Stored data
============

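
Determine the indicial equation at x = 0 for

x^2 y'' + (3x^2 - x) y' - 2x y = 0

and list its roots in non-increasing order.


Divide by x^2 to reach normal form y'' + P_1(x) y' + P_2(x) y = 0 with P_1(x) = 3 - 1/x and P_2(x) = -2/x.
x = 0 is a singular point because the y'-coefficient 3 - 1/x has a pole at x = 0 and the y-coefficient -2/x has a pole at x = 0.
It is a regular singular point because x P_1(x) = p(x) = 3x - 1 and x^2 P_2(x) = q(x) = -2x are polynomials, hence analytic at x = 0.
p(0) = -1,  q(0) = 0.
Indicial equation: r(r-1) + p(0) r + q(0) = 0, i.e. r^2 + (p(0) - 1) r + q(0) = 0, i.e. r^2 - 2 r = 0.
Discriminant: (-2)^2 - 4(0) = 4, so r = (2 ± 2)/2.
Solving: r_1 = 2, r_2 = 0.

indicial: r^2 - 2 r = 0; roots r_1 = 2, r_2 = 0


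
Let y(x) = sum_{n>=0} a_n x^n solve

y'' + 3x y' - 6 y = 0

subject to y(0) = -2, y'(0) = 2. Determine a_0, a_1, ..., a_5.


Ansatz: y(x) = sum_{n>=0} a_n x^n, so y'(x) = sum_{n>=1} n a_n x^(n-1) and y''(x) = sum_{n>=2} n(n-1) a_n x^(n-2).
Substitute into P(x) y'' + Q(x) y' + R(x) y = 0 with P(x) = 1, Q(x) = 3x, R(x) = -6, and match powers of x.
Initial conditions: a_0 = -2, a_1 = 2.
Setting the coefficient of each power of x to zero and solving order by order (substituting the coefficients already found):
  x^0: 2 a_2 - 6 a_0 = 0  ->  2 a_2 = 6 a_0 = -12  ->  a_2 = -6
  x^1: 6 a_3 - 3 a_1 = 0  ->  6 a_3 = 3 a_1 = 6  ->  a_3 = 1
  x^2: 12 a_4 = 0  ->  a_4 = 0
  x^3: 20 a_5 + 3 a_3 = 0  ->  20 a_5 = -3 a_3 = -3  ->  a_5 = -3/20
Truncated series: y(x) = -2 + 2 x - 6 x^2 + x^3 - (3/20) x^5 + O(x^6).

a_0 = -2; a_1 = 2; a_2 = -6; a_3 = 1; a_4 = 0; a_5 = -3/20


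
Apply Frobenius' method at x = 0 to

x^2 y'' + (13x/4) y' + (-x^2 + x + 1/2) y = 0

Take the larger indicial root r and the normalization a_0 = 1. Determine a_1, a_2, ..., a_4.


Write in Frobenius form y'' + (p(x)/x) y' + (q(x)/x^2) y = 0:
  p(x) = 13/4,  q(x) = -x^2 + x + 1/2.
Indicial equation: r(r-1) + (13/4) r + (1/2) = 0 -> roots r_1 = -1/4, r_2 = -2.
Take r = r_1 = -1/4. Let y(x) = x^r sum_{n>=0} a_n x^n with a_0 = 1.
Substitute y = x^r sum a_n x^n and match x^{r+n}. The recurrence is
  D(n) a_n + 1 a_{n-1} - 1 a_{n-2} = 0,  where D(n) = (r+n)(r+n-1) + (13/4)(r+n) + (1/2).
  a_n = [-1 a_{n-1} + 1 a_{n-2}] / D(n).
Since the indicial polynomial factors as (r - r_1)(r - r_2), D(n) = (r_1 + n - r_1)(r_1 + n - r_2) = n(n + 7/4).
Evaluating step by step (a_0 = 1):
  n = 1: D(1) = 1(1 + 7/4) = 11/4; numerator = -1(1) = -1; a_1 = (-1)/(11/4) = -4/11
  n = 2: D(2) = 2(2 + 7/4) = 15/2; numerator = -1(-4/11) + 1(1) = 15/11; a_2 = (15/11)/(15/2) = 2/11
  n = 3: D(3) = 3(3 + 7/4) = 57/4; numerator = -1(2/11) + 1(-4/11) = -6/11; a_3 = (-6/11)/(57/4) = -8/209
  n = 4: D(4) = 4(4 + 7/4) = 23; numerator = -1(-8/209) + 1(2/11) = 46/209; a_4 = (46/209)/(23) = 2/209

r = -1/4; a_0 = 1; a_1 = -4/11; a_2 = 2/11; a_3 = -8/209; a_4 = 2/209


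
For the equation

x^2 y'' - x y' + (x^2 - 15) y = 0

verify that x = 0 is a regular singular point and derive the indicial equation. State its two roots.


Divide by x^2 to reach normal form y'' + P_1(x) y' + P_2(x) y = 0 with P_1(x) = -1/x and P_2(x) = 1 - 15/x^2.
x = 0 is a singular point because the y'-coefficient -1/x has a pole at x = 0 and the y-coefficient 1 - 15/x^2 has a pole at x = 0.
It is a regular singular point because x P_1(x) = p(x) = -1 and x^2 P_2(x) = q(x) = x^2 - 15 are polynomials, hence analytic at x = 0.
p(0) = -1,  q(0) = -15.
Indicial equation: r(r-1) + p(0) r + q(0) = 0, i.e. r^2 + (p(0) - 1) r + q(0) = 0, i.e. r^2 - 2 r - 15 = 0.
Discriminant: (-2)^2 - 4(-15) = 64, so r = (2 ± 8)/2.
Solving: r_1 = 5, r_2 = -3.

indicial: r^2 - 2 r - 15 = 0; roots r_1 = 5, r_2 = -3


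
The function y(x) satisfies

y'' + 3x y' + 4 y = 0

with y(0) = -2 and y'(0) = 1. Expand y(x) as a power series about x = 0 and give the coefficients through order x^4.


Ansatz: y(x) = sum_{n>=0} a_n x^n, so y'(x) = sum_{n>=1} n a_n x^(n-1) and y''(x) = sum_{n>=2} n(n-1) a_n x^(n-2).
Substitute into P(x) y'' + Q(x) y' + R(x) y = 0 with P(x) = 1, Q(x) = 3x, R(x) = 4, and match powers of x.
Initial conditions: a_0 = -2, a_1 = 1.
Setting the coefficient of each power of x to zero and solving order by order (substituting the coefficients already found):
  x^0: 2 a_2 + 4 a_0 = 0  ->  2 a_2 = -4 a_0 = 8  ->  a_2 = 4
  x^1: 6 a_3 + 7 a_1 = 0  ->  6 a_3 = -7 a_1 = -7  ->  a_3 = -7/6
  x^2: 12 a_4 + 10 a_2 = 0  ->  12 a_4 = -10 a_2 = -40  ->  a_4 = -10/3
Truncated series: y(x) = -2 + x + 4 x^2 - (7/6) x^3 - (10/3) x^4 + O(x^5).

a_0 = -2; a_1 = 1; a_2 = 4; a_3 = -7/6; a_4 = -10/3


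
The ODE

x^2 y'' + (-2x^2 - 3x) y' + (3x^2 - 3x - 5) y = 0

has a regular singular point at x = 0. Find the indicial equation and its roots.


Divide by x^2 to reach normal form y'' + P_1(x) y' + P_2(x) y = 0 with P_1(x) = -2 - 3/x and P_2(x) = 3 - 3/x - 5/x^2.
x = 0 is a singular point because the y'-coefficient -2 - 3/x has a pole at x = 0 and the y-coefficient 3 - 3/x - 5/x^2 has a pole at x = 0.
It is a regular singular point because x P_1(x) = p(x) = -2x - 3 and x^2 P_2(x) = q(x) = 3x^2 - 3x - 5 are polynomials, hence analytic at x = 0.
p(0) = -3,  q(0) = -5.
Indicial equation: r(r-1) + p(0) r + q(0) = 0, i.e. r^2 + (p(0) - 1) r + q(0) = 0, i.e. r^2 - 4 r - 5 = 0.
Discriminant: (-4)^2 - 4(-5) = 36, so r = (4 ± 6)/2.
Solving: r_1 = 5, r_2 = -1.

indicial: r^2 - 4 r - 5 = 0; roots r_1 = 5, r_2 = -1


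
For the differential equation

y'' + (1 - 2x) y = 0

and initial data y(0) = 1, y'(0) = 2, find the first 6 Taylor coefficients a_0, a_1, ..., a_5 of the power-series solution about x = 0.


Ansatz: y(x) = sum_{n>=0} a_n x^n, so y'(x) = sum_{n>=1} n a_n x^(n-1) and y''(x) = sum_{n>=2} n(n-1) a_n x^(n-2).
Substitute into P(x) y'' + Q(x) y' + R(x) y = 0 with P(x) = 1, Q(x) = 0, R(x) = 1 - 2x, and match powers of x.
Initial conditions: a_0 = 1, a_1 = 2.
Setting the coefficient of each power of x to zero and solving order by order (substituting the coefficients already found):
  x^0: 2 a_2 + a_0 = 0  ->  2 a_2 = -a_0 = -1  ->  a_2 = -1/2
  x^1: 6 a_3 + a_1 - 2 a_0 = 0  ->  6 a_3 = -a_1 + 2 a_0 = 0  ->  a_3 = 0
  x^2: 12 a_4 + a_2 - 2 a_1 = 0  ->  12 a_4 = -a_2 + 2 a_1 = 9/2  ->  a_4 = 3/8
  x^3: 20 a_5 + a_3 - 2 a_2 = 0  ->  20 a_5 = -a_3 + 2 a_2 = -1  ->  a_5 = -1/20
Truncated series: y(x) = 1 + 2 x - (1/2) x^2 + (3/8) x^4 - (1/20) x^5 + O(x^6).

a_0 = 1; a_1 = 2; a_2 = -1/2; a_3 = 0; a_4 = 3/8; a_5 = -1/20


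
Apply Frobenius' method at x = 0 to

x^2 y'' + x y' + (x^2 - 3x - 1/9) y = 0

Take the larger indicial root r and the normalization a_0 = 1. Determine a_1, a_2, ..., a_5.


Write in Frobenius form y'' + (p(x)/x) y' + (q(x)/x^2) y = 0:
  p(x) = 1,  q(x) = x^2 - 3x - 1/9.
Indicial equation: r(r-1) + (1) r + (-1/9) = 0 -> roots r_1 = 1/3, r_2 = -1/3.
Take r = r_1 = 1/3. Let y(x) = x^r sum_{n>=0} a_n x^n with a_0 = 1.
Substitute y = x^r sum a_n x^n and match x^{r+n}. The recurrence is
  D(n) a_n - 3 a_{n-1} + 1 a_{n-2} = 0,  where D(n) = (r+n)(r+n-1) + (1)(r+n) + (-1/9).
  a_n = [3 a_{n-1} - 1 a_{n-2}] / D(n).
Since the indicial polynomial factors as (r - r_1)(r - r_2), D(n) = (r_1 + n - r_1)(r_1 + n - r_2) = n(n + 2/3).
Evaluating step by step (a_0 = 1):
  n = 1: D(1) = 1(1 + 2/3) = 5/3; numerator = 3(1) = 3; a_1 = (3)/(5/3) = 9/5
  n = 2: D(2) = 2(2 + 2/3) = 16/3; numerator = 3(9/5) - 1(1) = 22/5; a_2 = (22/5)/(16/3) = 33/40
  n = 3: D(3) = 3(3 + 2/3) = 11; numerator = 3(33/40) - 1(9/5) = 27/40; a_3 = (27/40)/(11) = 27/440
  n = 4: D(4) = 4(4 + 2/3) = 56/3; numerator = 3(27/440) - 1(33/40) = -141/220; a_4 = (-141/220)/(56/3) = -423/12320
  n = 5: D(5) = 5(5 + 2/3) = 85/3; numerator = 3(-423/12320) - 1(27/440) = -405/2464; a_5 = (-405/2464)/(85/3) = -243/41888

r = 1/3; a_0 = 1; a_1 = 9/5; a_2 = 33/40; a_3 = 27/440; a_4 = -423/12320; a_5 = -243/41888


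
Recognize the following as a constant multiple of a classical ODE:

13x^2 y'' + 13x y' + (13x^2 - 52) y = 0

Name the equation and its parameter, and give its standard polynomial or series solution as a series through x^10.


All three coefficients share the factor 13; dividing through by 13 gives  x^2 y'' + x y' + (x^2 - 4) y = 0.
This matches the Bessel equation x^2 y'' + x y' + (x^2 - nu^2) y = 0 with nu^2 = 4, so nu = 2; the solution bounded at x = 0 is J_2(x).
Frobenius at x = 0: indicial roots ±nu; for r = nu the recurrence k(k + 2nu) c_k = -c_{k-2} gives the standard series J_nu(x) = sum_{k>=0} (-1)^k / (k! (k+nu)!) (x/2)^(2k+nu). Evaluate the first 5 terms:
  k = 0: (-1)^0 / (0! * 2! * 2^2) x^2 = 1/(1*2*4) x^2 = (1/8) x^2
  k = 1: (-1)^1 / (1! * 3! * 2^4) x^4 = -1/(1*6*16) x^4 = (-1/96) x^4
  k = 2: (-1)^2 / (2! * 4! * 2^6) x^6 = 1/(2*24*64) x^6 = (1/3072) x^6
  k = 3: (-1)^3 / (3! * 5! * 2^8) x^8 = -1/(6*120*256) x^8 = (-1/184320) x^8
  k = 4: (-1)^4 / (4! * 6! * 2^10) x^10 = 1/(24*720*1024) x^10 = (1/17694720) x^10
Hence J_2(x) = x^10/17694720 - x^8/184320 + x^6/3072 - x^4/96 + x^2/8 + ....

J_2(x); series = x^10/17694720 - x^8/184320 + x^6/3072 - x^4/96 + x^2/8


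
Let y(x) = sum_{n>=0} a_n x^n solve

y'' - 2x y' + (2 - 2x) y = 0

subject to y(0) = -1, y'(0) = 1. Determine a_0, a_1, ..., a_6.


Ansatz: y(x) = sum_{n>=0} a_n x^n, so y'(x) = sum_{n>=1} n a_n x^(n-1) and y''(x) = sum_{n>=2} n(n-1) a_n x^(n-2).
Substitute into P(x) y'' + Q(x) y' + R(x) y = 0 with P(x) = 1, Q(x) = -2x, R(x) = 2 - 2x, and match powers of x.
Initial conditions: a_0 = -1, a_1 = 1.
Setting the coefficient of each power of x to zero and solving order by order (substituting the coefficients already found):
  x^0: 2 a_2 + 2 a_0 = 0  ->  2 a_2 = -2 a_0 = 2  ->  a_2 = 1
  x^1: 6 a_3 - 2 a_0 = 0  ->  6 a_3 = 2 a_0 = -2  ->  a_3 = -1/3
  x^2: 12 a_4 - 2 a_2 - 2 a_1 = 0  ->  12 a_4 = 2 a_2 + 2 a_1 = 4  ->  a_4 = 1/3
  x^3: 20 a_5 - 4 a_3 - 2 a_2 = 0  ->  20 a_5 = 4 a_3 + 2 a_2 = 2/3  ->  a_5 = 1/30
  x^4: 30 a_6 - 6 a_4 - 2 a_3 = 0  ->  30 a_6 = 6 a_4 + 2 a_3 = 4/3  ->  a_6 = 2/45
Truncated series: y(x) = -1 + x + x^2 - (1/3) x^3 + (1/3) x^4 + (1/30) x^5 + (2/45) x^6 + O(x^7).

a_0 = -1; a_1 = 1; a_2 = 1; a_3 = -1/3; a_4 = 1/3; a_5 = 1/30; a_6 = 2/45


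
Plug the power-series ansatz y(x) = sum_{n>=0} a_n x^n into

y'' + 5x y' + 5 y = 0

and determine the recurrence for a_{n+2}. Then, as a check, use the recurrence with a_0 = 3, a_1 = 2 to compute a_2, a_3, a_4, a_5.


Substitute y = sum_n a_n x^n.
y''(x) has coefficient (n+2)(n+1) a_{n+2} at x^n;
5 x y'(x) has coefficient 5 n a_n at x^n (shift);
5 y(x) has coefficient 5 a_n at x^n.
Matching x^n: (n+2)(n+1) a_{n+2} + (5n + 5) a_n = 0.
Thus a_{n+2} = (-5n - 5) / ((n+1)(n+2)) * a_n.

Check with a_0 = 3, a_1 = 2 (apply the recurrence for n = 0, 1, 2, 3): a_0 = 3, a_1 = 2, a_2 = -15/2, a_3 = -10/3, a_4 = 75/8, a_5 = 10/3.

a_(n+2) = (-5n - 5) / ((n+1)(n+2)) * a_n; check: a_0 = 3, a_1 = 2, a_2 = -15/2, a_3 = -10/3, a_4 = 75/8, a_5 = 10/3


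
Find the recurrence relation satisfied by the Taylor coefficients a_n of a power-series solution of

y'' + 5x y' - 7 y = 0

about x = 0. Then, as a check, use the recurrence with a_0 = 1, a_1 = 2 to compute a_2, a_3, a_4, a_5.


Substitute y = sum_n a_n x^n.
y''(x) has coefficient (n+2)(n+1) a_{n+2} at x^n;
5 x y'(x) has coefficient 5 n a_n at x^n (shift);
-7 y(x) has coefficient -7 a_n at x^n.
Matching x^n: (n+2)(n+1) a_{n+2} + (5n - 7) a_n = 0.
Thus a_{n+2} = (-5n + 7) / ((n+1)(n+2)) * a_n.

Check with a_0 = 1, a_1 = 2 (apply the recurrence for n = 0, 1, 2, 3): a_0 = 1, a_1 = 2, a_2 = 7/2, a_3 = 2/3, a_4 = -7/8, a_5 = -4/15.

a_(n+2) = (-5n + 7) / ((n+1)(n+2)) * a_n; check: a_0 = 1, a_1 = 2, a_2 = 7/2, a_3 = 2/3, a_4 = -7/8, a_5 = -4/15


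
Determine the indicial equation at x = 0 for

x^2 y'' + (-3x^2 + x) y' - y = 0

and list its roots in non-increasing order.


Divide by x^2 to reach normal form y'' + P_1(x) y' + P_2(x) y = 0 with P_1(x) = -3 + 1/x and P_2(x) = -1/x^2.
x = 0 is a singular point because the y'-coefficient -3 + 1/x has a pole at x = 0 and the y-coefficient -1/x^2 has a pole at x = 0.
It is a regular singular point because x P_1(x) = p(x) = 1 - 3x and x^2 P_2(x) = q(x) = -1 are polynomials, hence analytic at x = 0.
p(0) = 1,  q(0) = -1.
Indicial equation: r(r-1) + p(0) r + q(0) = 0, i.e. r^2 + (p(0) - 1) r + q(0) = 0, i.e. r^2 - 1 = 0.
Discriminant: (0)^2 - 4(-1) = 4, so r = (0 ± 2)/2.
Solving: r_1 = 1, r_2 = -1.

indicial: r^2 - 1 = 0; roots r_1 = 1, r_2 = -1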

============

**EXERCISE**:
For this exercise, repeat exactly the lines of the data above from the one with "For the differential equation" down to the one with "x^2 y'' + x y' + (x^2 - 3x - 1/9) y = 0", both end lines included.

**TASK RESULT**:
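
For the differential equation

y'' + (1 - 2x) y = 0

and initial data y(0) = 1, y'(0) = 2, find the first 6 Taylor coefficients a_0, a_1, ..., a_5 of the power-series solution about x = 0.


Ansatz: y(x) = sum_{n>=0} a_n x^n, so y'(x) = sum_{n>=1} n a_n x^(n-1) and y''(x) = sum_{n>=2} n(n-1) a_n x^(n-2).
Substitute into P(x) y'' + Q(x) y' + R(x) y = 0 with P(x) = 1, Q(x) = 0, R(x) = 1 - 2x, and match powers of x.
Initial conditions: a_0 = 1, a_1 = 2.
Setting the coefficient of each power of x to zero and solving order by order (substituting the coefficients already found):
  x^0: 2 a_2 + a_0 = 0  ->  2 a_2 = -a_0 = -1  ->  a_2 = -1/2
  x^1: 6 a_3 + a_1 - 2 a_0 = 0  ->  6 a_3 = -a_1 + 2 a_0 = 0  ->  a_3 = 0
  x^2: 12 a_4 + a_2 - 2 a_1 = 0  ->  12 a_4 = -a_2 + 2 a_1 = 9/2  ->  a_4 = 3/8
  x^3: 20 a_5 + a_3 - 2 a_2 = 0  ->  20 a_5 = -a_3 + 2 a_2 = -1  ->  a_5 = -1/20
Truncated series: y(x) = 1 + 2 x - (1/2) x^2 + (3/8) x^4 - (1/20) x^5 + O(x^6).

a_0 = 1; a_1 = 2; a_2 = -1/2; a_3 = 0; a_4 = 3/8; a_5 = -1/20


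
Apply Frobenius' method at x = 0 to

x^2 y'' + x y' + (x^2 - 3x - 1/9) y = 0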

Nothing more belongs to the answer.